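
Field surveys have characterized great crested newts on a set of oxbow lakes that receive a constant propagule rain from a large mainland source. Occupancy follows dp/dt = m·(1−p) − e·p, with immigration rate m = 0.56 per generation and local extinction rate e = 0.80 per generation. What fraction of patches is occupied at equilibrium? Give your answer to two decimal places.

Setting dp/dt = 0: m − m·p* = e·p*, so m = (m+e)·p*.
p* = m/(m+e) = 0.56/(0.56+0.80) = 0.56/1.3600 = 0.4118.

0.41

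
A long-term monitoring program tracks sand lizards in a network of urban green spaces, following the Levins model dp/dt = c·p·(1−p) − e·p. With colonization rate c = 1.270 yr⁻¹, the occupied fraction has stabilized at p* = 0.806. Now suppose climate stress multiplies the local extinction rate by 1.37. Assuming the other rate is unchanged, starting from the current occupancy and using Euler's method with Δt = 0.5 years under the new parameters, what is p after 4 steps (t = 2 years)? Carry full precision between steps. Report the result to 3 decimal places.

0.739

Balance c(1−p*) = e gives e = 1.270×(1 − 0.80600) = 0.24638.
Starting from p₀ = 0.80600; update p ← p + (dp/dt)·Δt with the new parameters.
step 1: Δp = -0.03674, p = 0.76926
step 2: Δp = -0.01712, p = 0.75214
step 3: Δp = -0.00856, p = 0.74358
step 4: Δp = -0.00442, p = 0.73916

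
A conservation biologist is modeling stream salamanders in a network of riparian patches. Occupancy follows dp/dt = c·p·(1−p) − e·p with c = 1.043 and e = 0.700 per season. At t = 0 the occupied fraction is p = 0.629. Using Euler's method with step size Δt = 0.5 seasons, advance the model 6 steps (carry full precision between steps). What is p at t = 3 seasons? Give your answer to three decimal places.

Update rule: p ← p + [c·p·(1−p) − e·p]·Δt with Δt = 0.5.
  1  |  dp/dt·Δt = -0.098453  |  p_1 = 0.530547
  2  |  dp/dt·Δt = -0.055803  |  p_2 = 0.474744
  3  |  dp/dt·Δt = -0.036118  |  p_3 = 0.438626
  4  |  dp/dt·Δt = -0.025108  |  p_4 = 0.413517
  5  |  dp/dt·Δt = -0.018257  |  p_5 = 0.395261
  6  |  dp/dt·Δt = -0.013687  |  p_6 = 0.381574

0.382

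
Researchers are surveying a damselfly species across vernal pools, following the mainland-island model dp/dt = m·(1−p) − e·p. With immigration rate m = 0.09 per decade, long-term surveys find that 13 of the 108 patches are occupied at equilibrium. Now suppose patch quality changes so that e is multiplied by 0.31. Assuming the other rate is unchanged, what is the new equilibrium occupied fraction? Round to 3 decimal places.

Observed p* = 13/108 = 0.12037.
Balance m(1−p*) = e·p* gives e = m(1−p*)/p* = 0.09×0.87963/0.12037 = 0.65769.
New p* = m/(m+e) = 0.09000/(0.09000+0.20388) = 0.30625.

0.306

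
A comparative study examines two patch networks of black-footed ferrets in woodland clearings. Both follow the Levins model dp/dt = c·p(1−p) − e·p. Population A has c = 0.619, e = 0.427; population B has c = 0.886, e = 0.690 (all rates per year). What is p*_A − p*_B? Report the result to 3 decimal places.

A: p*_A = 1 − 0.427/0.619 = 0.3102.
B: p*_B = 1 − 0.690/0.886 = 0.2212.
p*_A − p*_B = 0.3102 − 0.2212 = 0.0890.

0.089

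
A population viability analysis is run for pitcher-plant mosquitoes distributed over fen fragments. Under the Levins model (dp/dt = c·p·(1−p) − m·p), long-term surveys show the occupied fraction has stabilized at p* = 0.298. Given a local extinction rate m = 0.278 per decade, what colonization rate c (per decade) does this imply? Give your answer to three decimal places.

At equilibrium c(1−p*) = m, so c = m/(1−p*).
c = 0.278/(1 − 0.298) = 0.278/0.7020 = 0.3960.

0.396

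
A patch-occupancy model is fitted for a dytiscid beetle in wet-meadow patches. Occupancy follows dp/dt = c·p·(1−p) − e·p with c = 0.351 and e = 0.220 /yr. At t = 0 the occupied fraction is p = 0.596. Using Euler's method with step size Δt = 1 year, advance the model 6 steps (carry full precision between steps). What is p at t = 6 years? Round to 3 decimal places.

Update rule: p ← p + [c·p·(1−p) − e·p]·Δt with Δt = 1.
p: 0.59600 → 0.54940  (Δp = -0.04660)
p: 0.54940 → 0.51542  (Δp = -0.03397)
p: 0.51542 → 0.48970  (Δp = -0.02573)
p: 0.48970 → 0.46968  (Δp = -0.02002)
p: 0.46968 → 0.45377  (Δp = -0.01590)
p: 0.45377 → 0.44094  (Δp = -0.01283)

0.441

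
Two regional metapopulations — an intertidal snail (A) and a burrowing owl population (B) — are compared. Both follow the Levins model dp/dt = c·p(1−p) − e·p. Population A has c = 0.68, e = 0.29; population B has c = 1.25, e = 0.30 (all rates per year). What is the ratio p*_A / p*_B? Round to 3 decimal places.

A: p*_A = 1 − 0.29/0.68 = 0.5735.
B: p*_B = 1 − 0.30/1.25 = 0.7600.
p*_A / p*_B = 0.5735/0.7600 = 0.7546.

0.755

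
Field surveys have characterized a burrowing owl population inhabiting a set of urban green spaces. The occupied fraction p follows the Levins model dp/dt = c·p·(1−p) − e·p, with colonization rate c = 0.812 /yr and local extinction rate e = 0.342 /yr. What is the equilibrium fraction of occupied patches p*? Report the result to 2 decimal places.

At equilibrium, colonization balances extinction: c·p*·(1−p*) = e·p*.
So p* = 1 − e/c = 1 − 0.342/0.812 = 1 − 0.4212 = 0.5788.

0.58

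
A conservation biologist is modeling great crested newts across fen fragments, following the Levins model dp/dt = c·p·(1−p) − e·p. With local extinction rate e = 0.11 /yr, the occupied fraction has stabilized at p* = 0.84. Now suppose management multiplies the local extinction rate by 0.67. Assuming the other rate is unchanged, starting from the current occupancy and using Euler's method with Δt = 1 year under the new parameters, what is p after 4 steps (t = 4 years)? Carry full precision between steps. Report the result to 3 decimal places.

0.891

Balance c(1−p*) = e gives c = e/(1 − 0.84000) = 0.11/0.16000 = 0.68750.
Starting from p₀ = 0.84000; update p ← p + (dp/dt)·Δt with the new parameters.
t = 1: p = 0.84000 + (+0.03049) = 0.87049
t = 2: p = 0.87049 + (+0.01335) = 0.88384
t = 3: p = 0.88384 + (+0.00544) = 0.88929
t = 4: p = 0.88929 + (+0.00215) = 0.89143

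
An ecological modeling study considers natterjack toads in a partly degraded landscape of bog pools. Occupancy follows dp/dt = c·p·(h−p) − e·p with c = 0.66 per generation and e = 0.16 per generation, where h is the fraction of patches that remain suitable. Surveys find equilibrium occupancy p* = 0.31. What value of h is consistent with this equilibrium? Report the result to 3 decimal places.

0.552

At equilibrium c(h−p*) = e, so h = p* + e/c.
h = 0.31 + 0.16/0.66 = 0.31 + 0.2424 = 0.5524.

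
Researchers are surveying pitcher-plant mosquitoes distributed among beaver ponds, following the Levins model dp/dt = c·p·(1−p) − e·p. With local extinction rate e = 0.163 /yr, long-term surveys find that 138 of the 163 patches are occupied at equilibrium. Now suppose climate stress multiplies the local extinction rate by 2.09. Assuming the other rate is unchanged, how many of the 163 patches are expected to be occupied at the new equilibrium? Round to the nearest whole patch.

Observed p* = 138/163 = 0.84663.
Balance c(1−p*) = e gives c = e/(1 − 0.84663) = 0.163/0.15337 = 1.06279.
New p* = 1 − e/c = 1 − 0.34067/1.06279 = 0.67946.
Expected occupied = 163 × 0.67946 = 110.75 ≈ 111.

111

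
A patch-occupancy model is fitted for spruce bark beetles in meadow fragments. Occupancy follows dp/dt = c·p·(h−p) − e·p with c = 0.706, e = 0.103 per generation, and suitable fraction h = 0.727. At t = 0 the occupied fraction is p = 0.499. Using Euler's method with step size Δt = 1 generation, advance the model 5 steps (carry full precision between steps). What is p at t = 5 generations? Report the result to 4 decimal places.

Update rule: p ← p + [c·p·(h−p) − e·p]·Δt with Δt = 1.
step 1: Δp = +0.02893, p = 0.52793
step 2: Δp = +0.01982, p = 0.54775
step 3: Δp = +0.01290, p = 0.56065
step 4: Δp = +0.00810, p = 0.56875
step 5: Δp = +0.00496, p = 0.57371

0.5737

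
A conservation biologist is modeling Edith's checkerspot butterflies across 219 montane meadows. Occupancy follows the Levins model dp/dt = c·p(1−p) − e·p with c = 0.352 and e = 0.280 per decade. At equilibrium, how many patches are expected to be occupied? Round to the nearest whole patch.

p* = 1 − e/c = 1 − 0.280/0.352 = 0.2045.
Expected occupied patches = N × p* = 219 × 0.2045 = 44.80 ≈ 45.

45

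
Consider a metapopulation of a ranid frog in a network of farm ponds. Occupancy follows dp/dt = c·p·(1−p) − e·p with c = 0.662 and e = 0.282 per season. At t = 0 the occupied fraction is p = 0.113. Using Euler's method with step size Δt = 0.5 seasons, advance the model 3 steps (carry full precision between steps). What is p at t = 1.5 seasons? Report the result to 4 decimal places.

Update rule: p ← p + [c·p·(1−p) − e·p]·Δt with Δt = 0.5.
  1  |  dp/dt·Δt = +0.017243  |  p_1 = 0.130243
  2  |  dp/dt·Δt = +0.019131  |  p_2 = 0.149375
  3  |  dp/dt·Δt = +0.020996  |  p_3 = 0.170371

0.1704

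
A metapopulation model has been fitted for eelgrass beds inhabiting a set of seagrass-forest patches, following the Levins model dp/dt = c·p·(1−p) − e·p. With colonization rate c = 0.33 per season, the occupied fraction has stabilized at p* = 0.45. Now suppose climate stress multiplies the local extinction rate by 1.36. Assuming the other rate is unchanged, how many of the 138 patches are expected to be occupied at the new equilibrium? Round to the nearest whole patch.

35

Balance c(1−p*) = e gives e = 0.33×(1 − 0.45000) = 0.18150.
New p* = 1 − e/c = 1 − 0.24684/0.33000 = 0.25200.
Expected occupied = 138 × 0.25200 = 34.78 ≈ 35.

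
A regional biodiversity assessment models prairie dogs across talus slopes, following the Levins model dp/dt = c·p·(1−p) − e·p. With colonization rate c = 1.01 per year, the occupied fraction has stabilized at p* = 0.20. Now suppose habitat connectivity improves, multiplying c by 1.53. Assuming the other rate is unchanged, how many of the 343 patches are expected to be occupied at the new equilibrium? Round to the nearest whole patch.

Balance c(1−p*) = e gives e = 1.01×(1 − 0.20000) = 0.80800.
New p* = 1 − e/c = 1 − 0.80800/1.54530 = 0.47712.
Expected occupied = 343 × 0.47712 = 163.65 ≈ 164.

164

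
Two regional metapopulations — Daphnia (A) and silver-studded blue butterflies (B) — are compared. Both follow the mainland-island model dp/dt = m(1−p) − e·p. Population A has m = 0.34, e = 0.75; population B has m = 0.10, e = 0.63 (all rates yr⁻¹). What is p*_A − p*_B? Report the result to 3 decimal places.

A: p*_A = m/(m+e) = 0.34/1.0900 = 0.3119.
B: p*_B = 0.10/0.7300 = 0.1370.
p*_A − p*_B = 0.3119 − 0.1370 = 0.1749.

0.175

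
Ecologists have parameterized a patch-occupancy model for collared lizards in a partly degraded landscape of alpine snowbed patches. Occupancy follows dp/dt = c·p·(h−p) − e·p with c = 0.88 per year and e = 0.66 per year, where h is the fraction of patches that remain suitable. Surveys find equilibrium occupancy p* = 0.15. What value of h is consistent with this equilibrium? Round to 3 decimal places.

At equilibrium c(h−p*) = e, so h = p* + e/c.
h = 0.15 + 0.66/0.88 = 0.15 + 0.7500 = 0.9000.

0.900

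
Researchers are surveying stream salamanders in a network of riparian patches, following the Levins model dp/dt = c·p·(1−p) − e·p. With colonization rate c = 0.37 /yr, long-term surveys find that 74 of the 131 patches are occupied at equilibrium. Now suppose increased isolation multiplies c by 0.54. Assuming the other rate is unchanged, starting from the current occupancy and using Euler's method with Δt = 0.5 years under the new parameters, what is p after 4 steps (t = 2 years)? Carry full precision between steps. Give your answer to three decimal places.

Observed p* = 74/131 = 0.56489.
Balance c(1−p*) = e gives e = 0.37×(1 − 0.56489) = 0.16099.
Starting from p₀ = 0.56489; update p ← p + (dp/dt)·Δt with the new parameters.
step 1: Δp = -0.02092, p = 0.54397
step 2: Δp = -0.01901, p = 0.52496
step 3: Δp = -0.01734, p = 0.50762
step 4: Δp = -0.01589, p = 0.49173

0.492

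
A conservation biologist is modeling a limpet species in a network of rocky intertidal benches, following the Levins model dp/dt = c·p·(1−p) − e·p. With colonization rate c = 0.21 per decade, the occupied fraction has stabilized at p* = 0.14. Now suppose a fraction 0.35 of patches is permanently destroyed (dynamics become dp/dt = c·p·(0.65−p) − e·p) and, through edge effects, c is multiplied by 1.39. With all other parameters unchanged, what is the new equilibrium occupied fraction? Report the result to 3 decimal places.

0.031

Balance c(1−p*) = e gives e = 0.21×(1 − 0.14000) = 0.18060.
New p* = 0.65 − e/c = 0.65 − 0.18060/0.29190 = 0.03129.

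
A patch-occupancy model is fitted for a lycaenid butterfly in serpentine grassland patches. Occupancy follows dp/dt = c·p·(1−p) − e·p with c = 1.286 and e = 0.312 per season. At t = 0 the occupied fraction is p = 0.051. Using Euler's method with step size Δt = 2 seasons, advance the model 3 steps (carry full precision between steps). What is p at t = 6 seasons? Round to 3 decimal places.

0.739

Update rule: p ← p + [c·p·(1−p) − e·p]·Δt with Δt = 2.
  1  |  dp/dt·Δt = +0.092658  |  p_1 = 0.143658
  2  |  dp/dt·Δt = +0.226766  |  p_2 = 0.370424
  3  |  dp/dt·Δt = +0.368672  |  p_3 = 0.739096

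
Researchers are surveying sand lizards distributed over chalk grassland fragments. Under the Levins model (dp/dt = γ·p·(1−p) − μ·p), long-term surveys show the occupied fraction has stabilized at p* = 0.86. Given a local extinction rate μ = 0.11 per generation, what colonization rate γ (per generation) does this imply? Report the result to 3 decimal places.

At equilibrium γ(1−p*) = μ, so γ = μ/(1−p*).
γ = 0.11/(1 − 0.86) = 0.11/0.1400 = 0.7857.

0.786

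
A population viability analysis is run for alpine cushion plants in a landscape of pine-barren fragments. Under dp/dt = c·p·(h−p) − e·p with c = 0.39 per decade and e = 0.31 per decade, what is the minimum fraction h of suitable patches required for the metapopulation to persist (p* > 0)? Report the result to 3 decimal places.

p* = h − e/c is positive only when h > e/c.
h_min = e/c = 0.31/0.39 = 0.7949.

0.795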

----

• [PROMPT]:
From the line with "A population viability analysis is run for alpine" to the final line of the listing, write out each line unchanged. Add nothing.

• [WRITTEN RESPONSE]:
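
A population viability analysis is run for alpine cushion plants in a landscape of pine-barren fragments. Under dp/dt = c·p·(h−p) − e·p with c = 0.39 per decade and e = 0.31 per decade, what is the minimum fraction h of suitable patches required for the metapopulation to persist (p* > 0)? Report the result to 3 decimal places.

p* = h − e/c is positive only when h > e/c.
h_min = e/c = 0.31/0.39 = 0.7949.

0.795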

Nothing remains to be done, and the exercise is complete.